▸ **Information supplied**
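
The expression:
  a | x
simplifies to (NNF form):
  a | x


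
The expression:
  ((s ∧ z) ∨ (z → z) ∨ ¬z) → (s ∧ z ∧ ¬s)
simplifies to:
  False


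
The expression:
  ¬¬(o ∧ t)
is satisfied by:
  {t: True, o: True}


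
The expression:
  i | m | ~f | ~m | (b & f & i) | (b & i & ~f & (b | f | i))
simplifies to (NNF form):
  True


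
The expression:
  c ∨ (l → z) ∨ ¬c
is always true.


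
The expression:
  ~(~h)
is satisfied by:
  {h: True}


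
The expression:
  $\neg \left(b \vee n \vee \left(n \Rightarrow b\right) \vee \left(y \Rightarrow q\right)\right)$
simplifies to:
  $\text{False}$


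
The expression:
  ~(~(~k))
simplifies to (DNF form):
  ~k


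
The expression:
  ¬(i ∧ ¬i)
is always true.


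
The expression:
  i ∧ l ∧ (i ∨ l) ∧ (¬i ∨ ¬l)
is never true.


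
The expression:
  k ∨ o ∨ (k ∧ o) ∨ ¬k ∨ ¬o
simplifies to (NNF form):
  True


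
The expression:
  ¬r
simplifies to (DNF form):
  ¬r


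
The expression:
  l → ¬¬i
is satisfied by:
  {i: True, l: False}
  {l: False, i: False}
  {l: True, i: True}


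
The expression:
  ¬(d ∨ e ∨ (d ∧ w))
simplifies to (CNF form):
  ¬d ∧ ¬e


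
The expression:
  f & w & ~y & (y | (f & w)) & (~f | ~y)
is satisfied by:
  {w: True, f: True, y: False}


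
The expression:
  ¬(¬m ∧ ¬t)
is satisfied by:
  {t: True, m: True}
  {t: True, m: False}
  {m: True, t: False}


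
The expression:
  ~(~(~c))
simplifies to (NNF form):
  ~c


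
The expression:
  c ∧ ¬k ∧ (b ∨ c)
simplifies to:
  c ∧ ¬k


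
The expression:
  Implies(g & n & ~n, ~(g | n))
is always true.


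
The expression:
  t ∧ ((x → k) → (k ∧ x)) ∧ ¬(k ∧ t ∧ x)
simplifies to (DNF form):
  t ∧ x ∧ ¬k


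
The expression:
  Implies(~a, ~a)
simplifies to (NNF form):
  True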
* * *
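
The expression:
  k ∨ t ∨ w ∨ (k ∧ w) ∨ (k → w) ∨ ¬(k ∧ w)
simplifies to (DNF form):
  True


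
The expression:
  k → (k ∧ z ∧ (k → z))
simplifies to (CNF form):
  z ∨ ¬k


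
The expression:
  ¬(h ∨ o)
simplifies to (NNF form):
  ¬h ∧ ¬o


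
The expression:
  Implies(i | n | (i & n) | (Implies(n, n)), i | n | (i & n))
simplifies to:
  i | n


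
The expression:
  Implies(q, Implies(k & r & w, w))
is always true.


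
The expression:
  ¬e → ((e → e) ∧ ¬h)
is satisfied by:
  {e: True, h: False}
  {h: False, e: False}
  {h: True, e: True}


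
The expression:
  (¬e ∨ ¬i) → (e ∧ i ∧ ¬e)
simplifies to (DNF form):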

▸ **The problem**
The job here is to find each line above with the word "Implies" and copy it.

▸ **Problem solution**
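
  Implies(g & n & ~n, ~(g | n))
  Implies(~a, ~a)
  Implies(i | n | (i & n) | (Implies(n, n)), i | n | (i & n))
  Implies(q, Implies(k & r & w, w))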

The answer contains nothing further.